- **Records excerpted from a collection**
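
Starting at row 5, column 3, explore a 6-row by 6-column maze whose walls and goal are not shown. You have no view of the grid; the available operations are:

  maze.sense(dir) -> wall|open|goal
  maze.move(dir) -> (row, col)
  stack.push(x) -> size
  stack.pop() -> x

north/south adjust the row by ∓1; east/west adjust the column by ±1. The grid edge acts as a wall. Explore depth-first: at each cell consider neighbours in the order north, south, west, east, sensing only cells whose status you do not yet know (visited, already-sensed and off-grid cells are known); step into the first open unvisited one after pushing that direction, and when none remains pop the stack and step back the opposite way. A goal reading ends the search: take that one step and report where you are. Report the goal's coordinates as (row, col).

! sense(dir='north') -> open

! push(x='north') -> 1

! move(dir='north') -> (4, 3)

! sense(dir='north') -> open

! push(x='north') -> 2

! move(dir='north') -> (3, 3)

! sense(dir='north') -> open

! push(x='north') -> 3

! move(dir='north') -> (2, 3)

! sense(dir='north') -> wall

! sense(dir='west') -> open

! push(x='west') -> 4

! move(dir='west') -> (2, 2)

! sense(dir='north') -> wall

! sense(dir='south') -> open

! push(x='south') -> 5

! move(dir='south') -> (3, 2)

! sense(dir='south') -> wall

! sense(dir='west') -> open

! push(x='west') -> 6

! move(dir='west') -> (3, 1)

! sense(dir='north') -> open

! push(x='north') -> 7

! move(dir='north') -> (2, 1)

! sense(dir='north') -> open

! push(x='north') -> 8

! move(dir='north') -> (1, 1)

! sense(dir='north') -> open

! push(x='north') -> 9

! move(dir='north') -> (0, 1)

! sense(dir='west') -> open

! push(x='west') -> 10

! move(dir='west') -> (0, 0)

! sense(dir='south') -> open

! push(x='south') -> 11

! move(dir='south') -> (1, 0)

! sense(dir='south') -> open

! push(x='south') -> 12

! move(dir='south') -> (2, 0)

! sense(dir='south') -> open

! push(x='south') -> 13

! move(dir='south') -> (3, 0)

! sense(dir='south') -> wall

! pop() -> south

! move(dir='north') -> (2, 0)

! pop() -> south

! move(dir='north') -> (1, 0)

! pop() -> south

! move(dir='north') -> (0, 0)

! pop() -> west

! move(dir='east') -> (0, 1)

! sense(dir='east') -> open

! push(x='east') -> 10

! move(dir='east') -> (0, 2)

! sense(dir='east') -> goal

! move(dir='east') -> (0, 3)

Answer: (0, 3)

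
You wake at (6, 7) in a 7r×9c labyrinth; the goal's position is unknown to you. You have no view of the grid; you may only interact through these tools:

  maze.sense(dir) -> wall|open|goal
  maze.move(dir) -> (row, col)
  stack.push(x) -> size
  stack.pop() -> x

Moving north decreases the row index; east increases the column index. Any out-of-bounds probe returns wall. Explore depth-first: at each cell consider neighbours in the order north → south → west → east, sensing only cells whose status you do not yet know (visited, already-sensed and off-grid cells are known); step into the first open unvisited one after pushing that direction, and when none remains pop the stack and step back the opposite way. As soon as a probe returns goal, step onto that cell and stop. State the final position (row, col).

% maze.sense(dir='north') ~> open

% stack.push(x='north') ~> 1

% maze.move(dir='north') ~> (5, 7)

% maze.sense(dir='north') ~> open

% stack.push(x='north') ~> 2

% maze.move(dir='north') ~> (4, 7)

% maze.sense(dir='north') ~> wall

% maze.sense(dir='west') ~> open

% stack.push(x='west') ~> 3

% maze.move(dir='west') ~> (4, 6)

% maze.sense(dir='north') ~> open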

- **What to produce**
The answer should be nothing more than the lines from the one with "Moving north decreases" through the end of the entries, restated word for word.

- **Answer for this exercise**
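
Moving north decreases the row index; east increases the column index. Any out-of-bounds probe returns wall. Explore depth-first: at each cell consider neighbours in the order north → south → west → east, sensing only cells whose status you do not yet know (visited, already-sensed and off-grid cells are known); step into the first open unvisited one after pushing that direction, and when none remains pop the stack and step back the opposite way. As soon as a probe returns goal, step onto that cell and stop. State the final position (row, col).

% maze.sense(dir='north') ~> open

% stack.push(x='north') ~> 1

% maze.move(dir='north') ~> (5, 7)

% maze.sense(dir='north') ~> open

% stack.push(x='north') ~> 2

% maze.move(dir='north') ~> (4, 7)

% maze.sense(dir='north') ~> wall

% maze.sense(dir='west') ~> open

% stack.push(x='west') ~> 3

% maze.move(dir='west') ~> (4, 6)

% maze.sense(dir='north') ~> open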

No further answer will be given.